Nothing in the records may change. Output them all exactly.

(Data provided begins)

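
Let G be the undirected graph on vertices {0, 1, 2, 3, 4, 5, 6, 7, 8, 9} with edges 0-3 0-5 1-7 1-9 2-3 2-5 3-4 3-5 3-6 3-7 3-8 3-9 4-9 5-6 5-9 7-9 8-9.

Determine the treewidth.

2

A width-2 tree decomposition is:
Bags: B1 = {1, 7, 9}  B2 = {3, 7, 9}  B3 = {3, 5, 9}  B4 = {3, 8, 9}  B5 = {3, 4, 9}  B6 = {0, 3, 5}  B7 = {2, 3, 5}  B8 = {3, 5, 6}
Tree: B1–B2, B2–B3, B2–B4, B2–B5, B3–B6, B6–B7, B6–B8
Each bag holds 3 vertices, so the decomposition has width 2, which upper-bounds the treewidth. On the other hand G contains the 3-clique {1, 7, 9}. A clique must lie in a single bag of any decomposition, so no decomposition can have width below 2. Hence tw(G) = 2 exactly.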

(Data provided ends)

◆ Result of the task
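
Let G be the undirected graph on vertices {0, 1, 2, 3, 4, 5, 6, 7, 8, 9} with edges 0-3 0-5 1-7 1-9 2-3 2-5 3-4 3-5 3-6 3-7 3-8 3-9 4-9 5-6 5-9 7-9 8-9.

Determine the treewidth.

2

A width-2 tree decomposition is:
Bags: B1 = {1, 7, 9}  B2 = {3, 7, 9}  B3 = {3, 5, 9}  B4 = {3, 8, 9}  B5 = {3, 4, 9}  B6 = {0, 3, 5}  B7 = {2, 3, 5}  B8 = {3, 5, 6}
Tree: B1–B2, B2–B3, B2–B4, B2–B5, B3–B6, B6–B7, B6–B8
Each bag holds 3 vertices, so the decomposition has width 2, which upper-bounds the treewidth. On the other hand G contains the 3-clique {1, 7, 9}. A clique must lie in a single bag of any decomposition, so no decomposition can have width below 2. Hence tw(G) = 2 exactly.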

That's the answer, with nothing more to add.